## THE PROBLEM
When checking the entries below, count every line with the word "order", then give only that number.

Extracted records
|---|

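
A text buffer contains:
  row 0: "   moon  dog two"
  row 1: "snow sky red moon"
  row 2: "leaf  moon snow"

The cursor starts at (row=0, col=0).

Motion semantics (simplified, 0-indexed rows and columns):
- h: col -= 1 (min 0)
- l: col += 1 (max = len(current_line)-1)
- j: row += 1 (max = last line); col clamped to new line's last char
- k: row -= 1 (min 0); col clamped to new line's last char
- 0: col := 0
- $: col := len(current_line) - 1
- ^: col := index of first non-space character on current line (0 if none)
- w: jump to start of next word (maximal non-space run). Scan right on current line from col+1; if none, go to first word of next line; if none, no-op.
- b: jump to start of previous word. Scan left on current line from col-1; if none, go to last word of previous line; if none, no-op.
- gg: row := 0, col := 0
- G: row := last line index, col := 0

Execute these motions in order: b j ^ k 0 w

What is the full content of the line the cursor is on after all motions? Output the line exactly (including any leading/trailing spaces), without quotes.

After 1 (b): row=0 col=0 char='_'
After 2 (j): row=1 col=0 char='s'
After 3 (^): row=1 col=0 char='s'
After 4 (k): row=0 col=0 char='_'
After 5 (0): row=0 col=0 char='_'
After 6 (w): row=0 col=3 char='m'

Answer:    moon  dog two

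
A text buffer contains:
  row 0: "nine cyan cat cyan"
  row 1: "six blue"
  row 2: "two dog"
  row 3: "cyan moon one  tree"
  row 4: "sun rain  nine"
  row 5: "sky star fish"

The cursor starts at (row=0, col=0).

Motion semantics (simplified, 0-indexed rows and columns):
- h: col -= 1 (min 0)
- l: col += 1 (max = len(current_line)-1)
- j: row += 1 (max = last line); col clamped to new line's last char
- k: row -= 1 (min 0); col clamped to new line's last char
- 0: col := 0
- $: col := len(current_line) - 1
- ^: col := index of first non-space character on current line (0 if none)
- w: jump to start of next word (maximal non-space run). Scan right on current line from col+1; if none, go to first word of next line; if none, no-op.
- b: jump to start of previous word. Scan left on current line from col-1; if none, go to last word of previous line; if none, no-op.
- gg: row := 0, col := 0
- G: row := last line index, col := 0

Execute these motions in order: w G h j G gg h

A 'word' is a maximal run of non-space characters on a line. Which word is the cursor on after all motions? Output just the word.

After 1 (w): row=0 col=5 char='c'
After 2 (G): row=5 col=0 char='s'
After 3 (h): row=5 col=0 char='s'
After 4 (j): row=5 col=0 char='s'
After 5 (G): row=5 col=0 char='s'
After 6 (gg): row=0 col=0 char='n'
After 7 (h): row=0 col=0 char='n'

Answer: nine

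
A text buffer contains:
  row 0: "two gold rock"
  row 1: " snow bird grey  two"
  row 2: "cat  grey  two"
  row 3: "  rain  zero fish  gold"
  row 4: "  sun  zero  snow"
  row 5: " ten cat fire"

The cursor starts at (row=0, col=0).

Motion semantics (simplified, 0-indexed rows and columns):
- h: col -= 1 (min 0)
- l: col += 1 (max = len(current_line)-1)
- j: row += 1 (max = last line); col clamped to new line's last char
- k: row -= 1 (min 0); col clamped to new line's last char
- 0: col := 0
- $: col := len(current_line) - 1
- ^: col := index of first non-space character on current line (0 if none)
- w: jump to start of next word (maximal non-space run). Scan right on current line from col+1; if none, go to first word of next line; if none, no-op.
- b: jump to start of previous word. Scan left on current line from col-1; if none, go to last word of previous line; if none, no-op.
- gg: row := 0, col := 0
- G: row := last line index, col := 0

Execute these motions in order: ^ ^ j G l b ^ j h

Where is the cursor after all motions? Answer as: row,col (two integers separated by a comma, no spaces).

After 1 (^): row=0 col=0 char='t'
After 2 (^): row=0 col=0 char='t'
After 3 (j): row=1 col=0 char='_'
After 4 (G): row=5 col=0 char='_'
After 5 (l): row=5 col=1 char='t'
After 6 (b): row=4 col=13 char='s'
After 7 (^): row=4 col=2 char='s'
After 8 (j): row=5 col=2 char='e'
After 9 (h): row=5 col=1 char='t'

Answer: 5,1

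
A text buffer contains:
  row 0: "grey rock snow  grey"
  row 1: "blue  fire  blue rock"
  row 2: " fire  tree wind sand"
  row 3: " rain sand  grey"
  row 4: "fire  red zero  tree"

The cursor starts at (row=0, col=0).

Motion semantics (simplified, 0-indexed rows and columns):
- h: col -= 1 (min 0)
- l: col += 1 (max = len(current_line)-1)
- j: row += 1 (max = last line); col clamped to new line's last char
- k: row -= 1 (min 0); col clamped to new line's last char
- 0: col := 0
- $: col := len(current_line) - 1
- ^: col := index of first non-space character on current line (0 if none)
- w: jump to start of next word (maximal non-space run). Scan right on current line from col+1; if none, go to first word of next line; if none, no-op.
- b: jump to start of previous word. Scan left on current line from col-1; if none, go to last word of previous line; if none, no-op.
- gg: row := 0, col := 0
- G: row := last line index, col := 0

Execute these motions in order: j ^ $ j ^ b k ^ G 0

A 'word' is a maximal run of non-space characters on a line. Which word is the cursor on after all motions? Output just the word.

Answer: fire

Derivation:
After 1 (j): row=1 col=0 char='b'
After 2 (^): row=1 col=0 char='b'
After 3 ($): row=1 col=20 char='k'
After 4 (j): row=2 col=20 char='d'
After 5 (^): row=2 col=1 char='f'
After 6 (b): row=1 col=17 char='r'
After 7 (k): row=0 col=17 char='r'
After 8 (^): row=0 col=0 char='g'
After 9 (G): row=4 col=0 char='f'
After 10 (0): row=4 col=0 char='f'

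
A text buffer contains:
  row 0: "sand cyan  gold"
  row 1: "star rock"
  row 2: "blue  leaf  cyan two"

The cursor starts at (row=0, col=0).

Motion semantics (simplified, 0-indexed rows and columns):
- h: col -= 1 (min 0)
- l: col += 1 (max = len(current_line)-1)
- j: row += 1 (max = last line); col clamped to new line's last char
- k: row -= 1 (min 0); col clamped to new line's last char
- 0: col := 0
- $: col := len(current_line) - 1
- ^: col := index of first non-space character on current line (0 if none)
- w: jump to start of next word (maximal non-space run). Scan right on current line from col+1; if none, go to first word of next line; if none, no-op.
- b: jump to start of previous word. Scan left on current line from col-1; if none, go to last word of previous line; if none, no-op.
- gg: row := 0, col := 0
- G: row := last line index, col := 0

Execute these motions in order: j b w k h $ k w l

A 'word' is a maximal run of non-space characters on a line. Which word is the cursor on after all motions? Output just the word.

After 1 (j): row=1 col=0 char='s'
After 2 (b): row=0 col=11 char='g'
After 3 (w): row=1 col=0 char='s'
After 4 (k): row=0 col=0 char='s'
After 5 (h): row=0 col=0 char='s'
After 6 ($): row=0 col=14 char='d'
After 7 (k): row=0 col=14 char='d'
After 8 (w): row=1 col=0 char='s'
After 9 (l): row=1 col=1 char='t'

Answer: star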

|---|

## ANSWER SPACE
5